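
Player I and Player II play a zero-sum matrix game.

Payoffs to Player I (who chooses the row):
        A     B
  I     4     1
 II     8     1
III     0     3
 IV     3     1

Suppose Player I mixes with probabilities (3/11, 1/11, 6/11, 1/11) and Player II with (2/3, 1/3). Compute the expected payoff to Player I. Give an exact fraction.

23/11

Against (2/3, 1/3), each row's expected payoff is I: 3; II: 17/3; III: 1; IV: 7/3.
Taking the (3/11, 1/11, 6/11, 1/11)-weighted average: (3/11)·(3) + (1/11)·(17/3) + (6/11)·(1) + (1/11)·(7/3) = 23/11.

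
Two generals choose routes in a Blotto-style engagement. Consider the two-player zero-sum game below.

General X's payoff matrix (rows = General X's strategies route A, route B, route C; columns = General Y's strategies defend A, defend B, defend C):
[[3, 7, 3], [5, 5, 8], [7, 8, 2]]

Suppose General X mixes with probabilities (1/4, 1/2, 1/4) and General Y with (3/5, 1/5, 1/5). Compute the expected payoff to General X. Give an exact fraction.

53/10

Against (3/5, 1/5, 1/5), each row's expected payoff is route A: 19/5; route B: 28/5; route C: 31/5.
Taking the (1/4, 1/2, 1/4)-weighted average: (1/4)·(19/5) + (1/2)·(28/5) + (1/4)·(31/5) = 53/10.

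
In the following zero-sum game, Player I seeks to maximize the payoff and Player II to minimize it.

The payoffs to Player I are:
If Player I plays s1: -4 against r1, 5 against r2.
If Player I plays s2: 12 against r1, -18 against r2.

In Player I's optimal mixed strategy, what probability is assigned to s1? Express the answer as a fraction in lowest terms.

Row minima are -4 and -18, so Player I's maximin is -4; column maxima are 12 and 5, so Player II's minimax is 5. These differ, so the equilibrium is in mixed strategies.
Let Player I play s1 with probability p. Player II is indifferent when −4p + 12(1−p) = 5p − 18(1−p), giving p = 10/13.

10/13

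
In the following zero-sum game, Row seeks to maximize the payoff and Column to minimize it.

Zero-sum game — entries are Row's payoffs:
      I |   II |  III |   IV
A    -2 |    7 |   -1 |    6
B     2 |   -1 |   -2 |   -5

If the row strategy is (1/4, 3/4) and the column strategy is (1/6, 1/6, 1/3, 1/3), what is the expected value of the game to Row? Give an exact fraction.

-1

Against (1/6, 1/6, 1/3, 1/3), each row's expected payoff is A: 5/2; B: -13/6.
Taking the (1/4, 3/4)-weighted average: (1/4)·(5/2) + (3/4)·(-13/6) = -1.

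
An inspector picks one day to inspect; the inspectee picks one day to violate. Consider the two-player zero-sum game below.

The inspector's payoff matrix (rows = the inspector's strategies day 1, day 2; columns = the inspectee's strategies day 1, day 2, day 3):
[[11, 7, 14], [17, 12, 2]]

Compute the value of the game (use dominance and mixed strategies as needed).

154/17

Column day 1 is strictly dominated by day 2 for the inspectee (it gives the inspector more in every row).
The remaining 2×2 game on (day 1, day 2) × (day 2, day 3) has no saddle point. Let the inspector play day 1 with probability p; indifference gives 7p + 12(1−p) = 14p + 2(1−p), so p = 10/17.
Similarly the inspectee's optimal q on day 2 is 12/17, and the value is 7·(12/17) + (14)·(5/17) = 154/17.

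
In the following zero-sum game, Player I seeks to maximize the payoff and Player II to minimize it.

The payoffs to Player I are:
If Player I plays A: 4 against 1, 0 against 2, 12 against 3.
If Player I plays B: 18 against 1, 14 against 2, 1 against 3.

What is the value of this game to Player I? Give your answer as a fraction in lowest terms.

Column 1 is strictly dominated by 2 for Player II (it gives Player I more in every row).
The remaining 2×2 game on (A, B) × (2, 3) has no saddle point. Let Player I play A with probability p; indifference gives 14(1−p) = 12p + (1−p), so p = 13/25.
Similarly Player II's optimal q on 2 is 11/25, and the value is 0·(11/25) + (12)·(14/25) = 168/25.

168/25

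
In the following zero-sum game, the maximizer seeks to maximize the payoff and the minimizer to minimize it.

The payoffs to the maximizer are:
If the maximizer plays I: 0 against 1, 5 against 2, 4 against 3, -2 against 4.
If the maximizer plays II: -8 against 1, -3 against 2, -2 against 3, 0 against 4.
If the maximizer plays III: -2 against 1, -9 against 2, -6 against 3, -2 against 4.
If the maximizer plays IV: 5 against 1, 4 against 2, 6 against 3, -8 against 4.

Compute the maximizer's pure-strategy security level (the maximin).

The worst-case payoff for each row is I: -2, II: -8, III: -9, IV: -8.
The best of these is -2.

-2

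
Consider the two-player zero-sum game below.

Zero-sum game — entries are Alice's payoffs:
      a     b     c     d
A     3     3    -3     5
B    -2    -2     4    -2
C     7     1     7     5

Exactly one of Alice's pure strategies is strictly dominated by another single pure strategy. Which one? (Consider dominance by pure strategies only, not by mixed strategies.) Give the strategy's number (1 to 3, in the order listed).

2

Compare B with C: 7 > -2, 1 > -2, 7 > 4, 5 > -2.
So C strictly dominates B for Alice; B is strictly dominated.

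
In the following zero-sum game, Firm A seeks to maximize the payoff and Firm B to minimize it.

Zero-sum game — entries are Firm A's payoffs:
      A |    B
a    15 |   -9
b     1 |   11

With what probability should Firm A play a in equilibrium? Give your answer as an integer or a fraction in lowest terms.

5/17

Row minima are -9 and 1, so Firm A's maximin is 1; column maxima are 15 and 11, so Firm B's minimax is 11. These differ, so the equilibrium is in mixed strategies.
Let Firm A play a with probability p. Firm B is indifferent when 15p + (1−p) = −9p + 11(1−p), giving p = 5/17.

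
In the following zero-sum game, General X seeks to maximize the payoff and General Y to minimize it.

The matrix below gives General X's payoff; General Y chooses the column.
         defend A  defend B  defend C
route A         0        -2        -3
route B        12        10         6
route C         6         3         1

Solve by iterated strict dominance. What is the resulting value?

Column defend A is strictly dominated by defend B for General Y (-2<0, 10<12, 3<6); eliminate defend A.
Column defend B is strictly dominated by defend C for General Y (-3<-2, 6<10, 1<3); eliminate defend B.
Row route C is strictly dominated by row route B (6>1); eliminate route C.
Row route A is strictly dominated by row route B (6>-3); eliminate route A.
Only (route B, defend C) remains, with payoff 6.

6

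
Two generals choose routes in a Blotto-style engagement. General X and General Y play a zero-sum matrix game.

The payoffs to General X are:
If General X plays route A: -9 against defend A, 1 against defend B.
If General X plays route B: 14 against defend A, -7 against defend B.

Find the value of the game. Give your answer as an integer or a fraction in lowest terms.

-49/31

Row minima are -9 and -7, so General X's maximin is -7; column maxima are 14 and 1, so General Y's minimax is 1. These differ, so the equilibrium is in mixed strategies.
Let General X play route A with probability p. General Y is indifferent when −9p + 14(1−p) = p − 7(1−p), giving p = 21/31.
Let General Y play defend A with probability q. General X is indifferent when −9q + (1−q) = 14q − 7(1−q), giving q = 8/31.
The value is -9·(8/31) + (1)·(23/31) = -49/31.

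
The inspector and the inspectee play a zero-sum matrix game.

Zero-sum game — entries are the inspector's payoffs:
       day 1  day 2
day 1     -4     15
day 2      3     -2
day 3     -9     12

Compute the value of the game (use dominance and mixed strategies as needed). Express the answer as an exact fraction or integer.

37/24

Row day 3 is strictly dominated by row day 1, so the inspector never plays it.
The remaining 2×2 game on (day 1, day 2) × (day 1, day 2) has no saddle point. Let the inspector play day 1 with probability p; indifference gives −4p + 3(1−p) = 15p − 2(1−p), so p = 5/24.
Similarly the inspectee's optimal q on day 1 is 17/24, and the value is -4·(17/24) + (15)·(7/24) = 37/24.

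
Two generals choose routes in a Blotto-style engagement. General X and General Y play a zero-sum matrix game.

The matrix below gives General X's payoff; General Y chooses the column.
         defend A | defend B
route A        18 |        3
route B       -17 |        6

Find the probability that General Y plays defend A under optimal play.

3/38

Row minima are 3 and -17, so General X's maximin is 3; column maxima are 18 and 6, so General Y's minimax is 6. These differ, so the equilibrium is in mixed strategies.
Let General Y play defend A with probability q. General X is indifferent when 18q + 3(1−q) = −17q + 6(1−q), giving q = 3/38.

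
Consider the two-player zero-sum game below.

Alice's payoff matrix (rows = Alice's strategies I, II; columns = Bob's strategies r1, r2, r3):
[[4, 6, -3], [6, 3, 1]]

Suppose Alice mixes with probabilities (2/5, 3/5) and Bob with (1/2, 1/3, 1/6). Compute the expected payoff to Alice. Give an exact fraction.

Against (1/2, 1/3, 1/6), each row's expected payoff is I: 7/2; II: 25/6.
Taking the (2/5, 3/5)-weighted average: (2/5)·(7/2) + (3/5)·(25/6) = 39/10.

39/10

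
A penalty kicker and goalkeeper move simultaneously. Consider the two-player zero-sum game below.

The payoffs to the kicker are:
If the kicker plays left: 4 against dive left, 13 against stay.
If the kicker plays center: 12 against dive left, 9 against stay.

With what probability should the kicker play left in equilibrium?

1/4

Row minima are 4 and 9, so the kicker's maximin is 9; column maxima are 12 and 13, so the goalkeeper's minimax is 12. These differ, so the equilibrium is in mixed strategies.
Let the kicker play left with probability p. The goalkeeper is indifferent when 4p + 12(1−p) = 13p + 9(1−p), giving p = 1/4.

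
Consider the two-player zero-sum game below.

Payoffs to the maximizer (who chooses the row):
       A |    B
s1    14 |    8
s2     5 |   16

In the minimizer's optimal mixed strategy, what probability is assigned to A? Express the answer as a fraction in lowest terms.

8/17

Row minima are 8 and 5, so the maximizer's maximin is 8; column maxima are 14 and 16, so the minimizer's minimax is 14. These differ, so the equilibrium is in mixed strategies.
Let the minimizer play A with probability q. The maximizer is indifferent when 14q + 8(1−q) = 5q + 16(1−q), giving q = 8/17.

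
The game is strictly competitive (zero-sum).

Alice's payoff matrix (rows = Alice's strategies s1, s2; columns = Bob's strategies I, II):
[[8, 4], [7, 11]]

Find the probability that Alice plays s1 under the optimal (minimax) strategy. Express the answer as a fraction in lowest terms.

1/2

Row minima are 4 and 7, so Alice's maximin is 7; column maxima are 8 and 11, so Bob's minimax is 8. These differ, so the equilibrium is in mixed strategies.
Let Alice play s1 with probability p. Bob is indifferent when 8p + 7(1−p) = 4p + 11(1−p), giving p = 1/2.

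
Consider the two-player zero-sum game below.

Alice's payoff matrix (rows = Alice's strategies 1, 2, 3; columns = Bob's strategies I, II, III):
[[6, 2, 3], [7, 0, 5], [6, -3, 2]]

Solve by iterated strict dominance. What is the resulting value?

2

Column III is strictly dominated by II for Bob (2<3, 0<5, -3<2); eliminate III.
Column I is strictly dominated by II for Bob (2<6, 0<7, -3<6); eliminate I.
Row 3 is strictly dominated by row 1 (2>-3); eliminate 3.
Row 2 is strictly dominated by row 1 (2>0); eliminate 2.
Only (1, II) remains, with payoff 2.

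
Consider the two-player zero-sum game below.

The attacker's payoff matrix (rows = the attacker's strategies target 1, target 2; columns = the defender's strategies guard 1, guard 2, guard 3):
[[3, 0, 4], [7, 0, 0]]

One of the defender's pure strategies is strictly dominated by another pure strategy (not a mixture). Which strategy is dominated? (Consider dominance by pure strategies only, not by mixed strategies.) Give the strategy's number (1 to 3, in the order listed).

1

The defender prefers columns that give the attacker less. Compare guard 1 with guard 2: 0 < 3, 0 < 7.
So guard 2 strictly dominates guard 1 for the defender; guard 1 is strictly dominated.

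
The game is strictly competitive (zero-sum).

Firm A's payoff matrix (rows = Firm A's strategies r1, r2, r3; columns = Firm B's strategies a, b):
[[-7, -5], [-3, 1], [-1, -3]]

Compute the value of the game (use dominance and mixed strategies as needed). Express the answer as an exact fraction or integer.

-5/3

Row r1 is strictly dominated by row r3, so Firm A never plays it.
The remaining 2×2 game on (r2, r3) × (a, b) has no saddle point. Let Firm A play r2 with probability p; indifference gives −3p − (1−p) = p − 3(1−p), so p = 1/3.
Similarly Firm B's optimal q on a is 2/3, and the value is -3·(2/3) + (1)·(1/3) = -5/3.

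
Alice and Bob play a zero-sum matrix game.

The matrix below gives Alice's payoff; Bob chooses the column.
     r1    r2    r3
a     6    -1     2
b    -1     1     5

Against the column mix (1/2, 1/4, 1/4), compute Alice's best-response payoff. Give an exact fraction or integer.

13/4

a: (6)·(1/2) + (-1)·(1/4) + (2)·(1/4) = 13/4.
b: (-1)·(1/2) + (1)·(1/4) + (5)·(1/4) = 1.
The best pure response is a with expected payoff 13/4.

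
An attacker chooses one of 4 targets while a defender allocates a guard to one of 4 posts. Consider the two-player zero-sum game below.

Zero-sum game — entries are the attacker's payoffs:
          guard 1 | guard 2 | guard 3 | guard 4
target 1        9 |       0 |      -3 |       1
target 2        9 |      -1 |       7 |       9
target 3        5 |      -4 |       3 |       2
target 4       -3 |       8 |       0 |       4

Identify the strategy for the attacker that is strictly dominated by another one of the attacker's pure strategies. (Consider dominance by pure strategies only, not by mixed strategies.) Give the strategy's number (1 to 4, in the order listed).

Compare target 3 with target 2: 9 > 5, -1 > -4, 7 > 3, 9 > 2.
So target 2 strictly dominates target 3 for the attacker; target 3 is strictly dominated.

3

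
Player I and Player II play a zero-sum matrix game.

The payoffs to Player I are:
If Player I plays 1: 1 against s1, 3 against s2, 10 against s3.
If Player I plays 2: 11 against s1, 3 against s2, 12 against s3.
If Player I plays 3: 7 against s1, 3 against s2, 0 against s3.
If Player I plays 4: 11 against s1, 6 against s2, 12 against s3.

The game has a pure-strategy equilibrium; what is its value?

Row minima: 1, 3, 0, 6 → Player I's maximin is 6.
Column maxima: 11, 6, 12 → Player II's minimax is 6.
They coincide at (4, s2), so the value is 6.

6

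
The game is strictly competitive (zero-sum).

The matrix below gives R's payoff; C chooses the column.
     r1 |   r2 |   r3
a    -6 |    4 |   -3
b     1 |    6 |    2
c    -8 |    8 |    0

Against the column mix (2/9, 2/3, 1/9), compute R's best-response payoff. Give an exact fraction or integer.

a: (-6)·(2/9) + (4)·(2/3) + (-3)·(1/9) = 1.
b: (1)·(2/9) + (6)·(2/3) + (2)·(1/9) = 40/9.
c: (-8)·(2/9) + (8)·(2/3) + (0)·(1/9) = 32/9.
The best pure response is b with expected payoff 40/9.

40/9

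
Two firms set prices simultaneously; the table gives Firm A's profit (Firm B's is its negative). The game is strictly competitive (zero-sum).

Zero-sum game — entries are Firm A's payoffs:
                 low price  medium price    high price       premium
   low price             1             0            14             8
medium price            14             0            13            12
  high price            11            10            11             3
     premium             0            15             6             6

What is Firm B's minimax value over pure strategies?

12

The worst case (largest entry) in each column is low price: 14, medium price: 15, high price: 14, premium: 12.
The best (smallest) of these is 12.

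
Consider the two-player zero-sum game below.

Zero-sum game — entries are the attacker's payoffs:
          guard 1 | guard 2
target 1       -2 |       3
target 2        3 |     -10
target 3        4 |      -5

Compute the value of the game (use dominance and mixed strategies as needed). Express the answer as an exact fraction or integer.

1/7

Row target 2 is strictly dominated by row target 3, so the attacker never plays it.
The remaining 2×2 game on (target 1, target 3) × (guard 1, guard 2) has no saddle point. Let the attacker play target 1 with probability p; indifference gives −2p + 4(1−p) = 3p − 5(1−p), so p = 9/14.
Similarly the defender's optimal q on guard 1 is 4/7, and the value is -2·(4/7) + (3)·(3/7) = 1/7.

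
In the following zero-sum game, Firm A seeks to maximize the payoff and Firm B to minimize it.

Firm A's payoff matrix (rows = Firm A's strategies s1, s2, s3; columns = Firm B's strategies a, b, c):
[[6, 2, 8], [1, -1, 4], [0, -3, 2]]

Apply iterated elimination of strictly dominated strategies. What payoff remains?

Row s2 is strictly dominated by row s1 (6>1, 2>-1, 8>4); eliminate s2.
Column a is strictly dominated by b for Firm B (2<6, -3<0); eliminate a.
Row s3 is strictly dominated by row s1 (2>-3, 8>2); eliminate s3.
Column c is strictly dominated by b for Firm B (2<8); eliminate c.
Only (s1, b) remains, with payoff 2.

2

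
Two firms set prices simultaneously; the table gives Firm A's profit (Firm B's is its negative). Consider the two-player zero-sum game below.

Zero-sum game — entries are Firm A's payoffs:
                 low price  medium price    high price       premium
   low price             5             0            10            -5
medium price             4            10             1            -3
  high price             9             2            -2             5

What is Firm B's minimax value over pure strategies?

5

The worst case (largest entry) in each column is low price: 9, medium price: 10, high price: 10, premium: 5.
The best (smallest) of these is 5.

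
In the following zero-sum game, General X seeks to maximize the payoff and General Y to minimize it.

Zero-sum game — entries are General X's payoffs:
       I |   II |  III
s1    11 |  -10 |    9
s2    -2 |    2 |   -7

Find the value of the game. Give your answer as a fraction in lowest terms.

-13/7

Column I is strictly dominated by III for General Y (it gives General X more in every row).
The remaining 2×2 game on (s1, s2) × (II, III) has no saddle point. Let General X play s1 with probability p; indifference gives −10p + 2(1−p) = 9p − 7(1−p), so p = 9/28.
Similarly General Y's optimal q on II is 4/7, and the value is -10·(4/7) + (9)·(3/7) = -13/7.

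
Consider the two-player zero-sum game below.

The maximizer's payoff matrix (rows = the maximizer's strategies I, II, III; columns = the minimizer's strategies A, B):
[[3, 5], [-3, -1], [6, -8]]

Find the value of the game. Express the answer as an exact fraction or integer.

27/8

Row II is strictly dominated by row I, so the maximizer never plays it.
The remaining 2×2 game on (I, III) × (A, B) has no saddle point. Let the maximizer play I with probability p; indifference gives 3p + 6(1−p) = 5p − 8(1−p), so p = 7/8.
Similarly the minimizer's optimal q on A is 13/16, and the value is 3·(13/16) + (5)·(3/16) = 27/8.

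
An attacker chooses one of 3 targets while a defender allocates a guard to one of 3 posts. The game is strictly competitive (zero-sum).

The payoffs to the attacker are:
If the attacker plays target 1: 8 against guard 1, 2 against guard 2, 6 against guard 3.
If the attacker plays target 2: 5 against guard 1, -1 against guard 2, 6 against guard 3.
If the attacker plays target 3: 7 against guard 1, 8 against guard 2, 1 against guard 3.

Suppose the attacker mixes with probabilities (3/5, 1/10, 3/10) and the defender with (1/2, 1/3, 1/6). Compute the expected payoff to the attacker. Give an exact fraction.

337/60

Against (1/2, 1/3, 1/6), each row's expected payoff is target 1: 17/3; target 2: 19/6; target 3: 19/3.
Taking the (3/5, 1/10, 3/10)-weighted average: (3/5)·(17/3) + (1/10)·(19/6) + (3/10)·(19/3) = 337/60.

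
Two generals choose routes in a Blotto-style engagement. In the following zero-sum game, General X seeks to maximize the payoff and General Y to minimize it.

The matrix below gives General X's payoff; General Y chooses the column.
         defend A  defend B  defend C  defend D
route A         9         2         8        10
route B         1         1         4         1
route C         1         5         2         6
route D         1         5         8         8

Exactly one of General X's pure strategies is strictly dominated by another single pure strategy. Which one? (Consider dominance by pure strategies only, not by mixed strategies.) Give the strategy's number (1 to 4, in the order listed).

Compare route B with route A: 9 > 1, 2 > 1, 8 > 4, 10 > 1.
So route A strictly dominates route B for General X; route B is strictly dominated.

2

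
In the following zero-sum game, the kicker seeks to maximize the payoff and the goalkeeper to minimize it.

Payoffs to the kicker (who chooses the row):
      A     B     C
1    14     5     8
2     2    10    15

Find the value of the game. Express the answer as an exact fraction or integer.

130/17

Column C is strictly dominated by B for the goalkeeper (it gives the kicker more in every row).
The remaining 2×2 game on (1, 2) × (A, B) has no saddle point. Let the kicker play 1 with probability p; indifference gives 14p + 2(1−p) = 5p + 10(1−p), so p = 8/17.
Similarly the goalkeeper's optimal q on A is 5/17, and the value is 14·(5/17) + (5)·(12/17) = 130/17.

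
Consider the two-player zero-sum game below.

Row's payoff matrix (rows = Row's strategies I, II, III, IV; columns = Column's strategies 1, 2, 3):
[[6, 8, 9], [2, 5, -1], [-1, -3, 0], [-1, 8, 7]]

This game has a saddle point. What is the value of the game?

6

Row minima: 6, -1, -3, -1 → Row's maximin is 6.
Column maxima: 6, 8, 9 → Column's minimax is 6.
They coincide at (I, 1), so the value is 6.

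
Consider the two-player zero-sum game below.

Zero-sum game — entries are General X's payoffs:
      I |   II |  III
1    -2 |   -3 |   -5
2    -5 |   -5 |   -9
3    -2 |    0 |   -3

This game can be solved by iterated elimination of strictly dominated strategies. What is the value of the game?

-3

Column II is strictly dominated by III for General Y (-5<-3, -9<-5, -3<0); eliminate II.
Row 2 is strictly dominated by row 1 (-2>-5, -5>-9); eliminate 2.
Column I is strictly dominated by III for General Y (-5<-2, -3<-2); eliminate I.
Row 1 is strictly dominated by row 3 (-3>-5); eliminate 1.
Only (3, III) remains, with payoff -3.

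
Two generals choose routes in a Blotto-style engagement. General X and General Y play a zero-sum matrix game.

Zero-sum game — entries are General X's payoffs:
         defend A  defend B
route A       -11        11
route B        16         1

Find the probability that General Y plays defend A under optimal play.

10/37

Row minima are -11 and 1, so General X's maximin is 1; column maxima are 16 and 11, so General Y's minimax is 11. These differ, so the equilibrium is in mixed strategies.
Let General Y play defend A with probability q. General X is indifferent when −11q + 11(1−q) = 16q + (1−q), giving q = 10/37.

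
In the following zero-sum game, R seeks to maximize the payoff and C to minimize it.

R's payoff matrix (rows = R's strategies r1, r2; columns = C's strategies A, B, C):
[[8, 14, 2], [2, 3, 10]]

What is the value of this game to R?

38/7

Column B is strictly dominated by A for C (it gives R more in every row).
The remaining 2×2 game on (r1, r2) × (A, C) has no saddle point. Let R play r1 with probability p; indifference gives 8p + 2(1−p) = 2p + 10(1−p), so p = 4/7.
Similarly C's optimal q on A is 4/7, and the value is 8·(4/7) + (2)·(3/7) = 38/7.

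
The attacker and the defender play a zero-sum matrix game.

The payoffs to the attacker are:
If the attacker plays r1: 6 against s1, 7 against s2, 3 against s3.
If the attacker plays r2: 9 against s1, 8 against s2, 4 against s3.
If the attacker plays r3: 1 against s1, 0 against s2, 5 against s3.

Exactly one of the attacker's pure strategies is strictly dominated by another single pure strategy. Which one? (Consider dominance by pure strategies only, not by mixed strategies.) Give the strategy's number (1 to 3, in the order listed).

1

Compare r1 with r2: 9 > 6, 8 > 7, 4 > 3.
So r2 strictly dominates r1 for the attacker; r1 is strictly dominated.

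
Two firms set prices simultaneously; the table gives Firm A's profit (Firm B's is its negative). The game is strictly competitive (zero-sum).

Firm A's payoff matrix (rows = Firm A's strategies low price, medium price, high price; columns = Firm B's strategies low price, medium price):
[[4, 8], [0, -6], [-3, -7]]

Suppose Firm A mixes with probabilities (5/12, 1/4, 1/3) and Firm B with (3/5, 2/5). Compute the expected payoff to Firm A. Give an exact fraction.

Against (3/5, 2/5), each row's expected payoff is low price: 28/5; medium price: -12/5; high price: -23/5.
Taking the (5/12, 1/4, 1/3)-weighted average: (5/12)·(28/5) + (1/4)·(-12/5) + (1/3)·(-23/5) = 1/5.

1/5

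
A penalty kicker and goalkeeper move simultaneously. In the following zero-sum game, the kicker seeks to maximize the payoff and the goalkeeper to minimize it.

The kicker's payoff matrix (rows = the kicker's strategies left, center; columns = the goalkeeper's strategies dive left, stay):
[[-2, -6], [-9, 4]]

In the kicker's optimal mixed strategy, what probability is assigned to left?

Row minima are -6 and -9, so the kicker's maximin is -6; column maxima are -2 and 4, so the goalkeeper's minimax is -2. These differ, so the equilibrium is in mixed strategies.
Let the kicker play left with probability p. The goalkeeper is indifferent when −2p − 9(1−p) = −6p + 4(1−p), giving p = 13/17.

13/17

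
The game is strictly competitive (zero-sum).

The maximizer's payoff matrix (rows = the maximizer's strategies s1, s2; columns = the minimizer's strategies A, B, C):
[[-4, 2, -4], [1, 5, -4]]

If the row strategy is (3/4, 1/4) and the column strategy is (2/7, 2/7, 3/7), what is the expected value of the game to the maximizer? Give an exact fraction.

-12/7

Against (2/7, 2/7, 3/7), each row's expected payoff is s1: -16/7; s2: 0.
Taking the (3/4, 1/4)-weighted average: (3/4)·(-16/7) + (1/4)·(0) = -12/7.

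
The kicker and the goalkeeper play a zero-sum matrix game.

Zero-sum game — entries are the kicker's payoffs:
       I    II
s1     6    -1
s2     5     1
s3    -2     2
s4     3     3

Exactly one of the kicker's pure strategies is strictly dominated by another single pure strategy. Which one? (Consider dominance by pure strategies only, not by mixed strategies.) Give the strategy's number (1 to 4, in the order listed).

Compare s3 with s4: 3 > -2, 3 > 2.
So s4 strictly dominates s3 for the kicker; s3 is strictly dominated.

3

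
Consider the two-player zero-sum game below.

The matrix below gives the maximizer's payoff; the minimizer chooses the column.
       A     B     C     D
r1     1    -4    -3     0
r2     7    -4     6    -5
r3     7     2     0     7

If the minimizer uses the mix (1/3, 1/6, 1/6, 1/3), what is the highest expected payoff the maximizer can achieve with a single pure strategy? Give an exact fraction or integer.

5

r1: (1)·(1/3) + (-4)·(1/6) + (-3)·(1/6) + (0)·(1/3) = -5/6.
r2: (7)·(1/3) + (-4)·(1/6) + (6)·(1/6) + (-5)·(1/3) = 1.
r3: (7)·(1/3) + (2)·(1/6) + (0)·(1/6) + (7)·(1/3) = 5.
The best pure response is r3 with expected payoff 5.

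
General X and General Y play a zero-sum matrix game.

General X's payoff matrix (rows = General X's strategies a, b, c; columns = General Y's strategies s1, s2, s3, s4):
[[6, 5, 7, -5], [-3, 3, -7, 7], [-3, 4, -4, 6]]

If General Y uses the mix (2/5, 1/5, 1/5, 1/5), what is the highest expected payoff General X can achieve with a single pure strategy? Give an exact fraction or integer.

19/5

a: (6)·(2/5) + (5)·(1/5) + (7)·(1/5) + (-5)·(1/5) = 19/5.
b: (-3)·(2/5) + (3)·(1/5) + (-7)·(1/5) + (7)·(1/5) = -3/5.
c: (-3)·(2/5) + (4)·(1/5) + (-4)·(1/5) + (6)·(1/5) = 0.
The best pure response is a with expected payoff 19/5.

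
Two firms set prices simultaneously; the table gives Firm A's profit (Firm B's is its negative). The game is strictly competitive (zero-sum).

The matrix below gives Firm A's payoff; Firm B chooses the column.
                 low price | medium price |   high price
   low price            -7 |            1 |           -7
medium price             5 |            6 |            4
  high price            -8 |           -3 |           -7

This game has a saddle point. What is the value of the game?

4

Row minima: -7, 4, -8 → Firm A's maximin is 4.
Column maxima: 5, 6, 4 → Firm B's minimax is 4.
They coincide at (medium price, high price), so the value is 4.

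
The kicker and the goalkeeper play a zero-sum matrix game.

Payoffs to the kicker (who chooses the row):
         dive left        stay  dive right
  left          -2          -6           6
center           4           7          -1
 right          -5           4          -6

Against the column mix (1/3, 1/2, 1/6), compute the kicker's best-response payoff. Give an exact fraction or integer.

left: (-2)·(1/3) + (-6)·(1/2) + (6)·(1/6) = -8/3.
center: (4)·(1/3) + (7)·(1/2) + (-1)·(1/6) = 14/3.
right: (-5)·(1/3) + (4)·(1/2) + (-6)·(1/6) = -2/3.
The best pure response is center with expected payoff 14/3.

14/3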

──────────────────────────────

What to produce: Which lines above run from the one containing "If the attacker plays target 2: 5" down to the one containing "If the attacker plays target 3: 7"? Repeat exactly those, both ends included, and nothing else.

Task solution:
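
If the attacker plays target 2: 5 against guard 1, -1 against guard 2, 6 against guard 3.
If the attacker plays target 3: 7 against guard 1, 8 against guard 2, 1 against guard 3.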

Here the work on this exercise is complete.